■ **RECORDS TO PROCESS**
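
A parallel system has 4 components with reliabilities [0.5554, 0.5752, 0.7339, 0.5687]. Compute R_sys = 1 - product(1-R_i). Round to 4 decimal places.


Components: [0.5554, 0.5752, 0.7339, 0.5687]
(1 - 0.5554) = 0.4446, running product = 0.4446
(1 - 0.5752) = 0.4248, running product = 0.1889
(1 - 0.7339) = 0.2661, running product = 0.0503
(1 - 0.5687) = 0.4313, running product = 0.0217
Product of (1-R_i) = 0.0217
R_sys = 1 - 0.0217 = 0.9783

0.9783


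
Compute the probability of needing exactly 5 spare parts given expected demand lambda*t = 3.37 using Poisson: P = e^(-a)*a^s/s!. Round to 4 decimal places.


a = 3.37, s = 5
e^(-a) = e^(-3.37) = 0.0344
a^s = 3.37^5 = 434.6598
s! = 120
P = 0.0344 * 434.6598 / 120
P = 0.1246

0.1246


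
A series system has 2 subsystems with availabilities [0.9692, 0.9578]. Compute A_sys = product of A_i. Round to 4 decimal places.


Subsystems: [0.9692, 0.9578]
After subsystem 1 (A=0.9692): product = 0.9692
After subsystem 2 (A=0.9578): product = 0.9283
A_sys = 0.9283

0.9283


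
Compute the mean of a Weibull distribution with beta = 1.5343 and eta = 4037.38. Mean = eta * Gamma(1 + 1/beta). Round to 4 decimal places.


beta = 1.5343, eta = 4037.38
1/beta = 0.6518
1 + 1/beta = 1.6518
Gamma(1.6518) = 0.9004
Mean = 4037.38 * 0.9004
Mean = 3635.1955

3635.1955


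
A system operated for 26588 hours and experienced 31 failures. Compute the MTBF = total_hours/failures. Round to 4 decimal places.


total_hours = 26588
failures = 31
MTBF = 26588 / 31
MTBF = 857.6774

857.6774


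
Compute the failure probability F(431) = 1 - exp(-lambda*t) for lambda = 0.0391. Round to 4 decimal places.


lambda = 0.0391, t = 431
lambda * t = 16.8521
exp(-16.8521) = 0.0
F(t) = 1 - 0.0
F(t) = 1.0

1.0


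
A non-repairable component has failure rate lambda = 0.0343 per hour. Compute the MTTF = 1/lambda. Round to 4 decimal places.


lambda = 0.0343
MTTF = 1 / 0.0343
MTTF = 29.1545

29.1545


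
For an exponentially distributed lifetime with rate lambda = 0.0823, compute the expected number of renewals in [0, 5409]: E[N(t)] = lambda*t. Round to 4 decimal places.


lambda = 0.0823
t = 5409
E[N(t)] = lambda * t
E[N(t)] = 0.0823 * 5409
E[N(t)] = 445.1607

445.1607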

■ **TASK OBJECTIVE**
Print exactly, and only, the lines from the line that contains "For an exponentially" through the last line of the records.

■ **RESULT OF THIS TASK**
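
For an exponentially distributed lifetime with rate lambda = 0.0823, compute the expected number of renewals in [0, 5409]: E[N(t)] = lambda*t. Round to 4 decimal places.


lambda = 0.0823
t = 5409
E[N(t)] = lambda * t
E[N(t)] = 0.0823 * 5409
E[N(t)] = 445.1607

445.1607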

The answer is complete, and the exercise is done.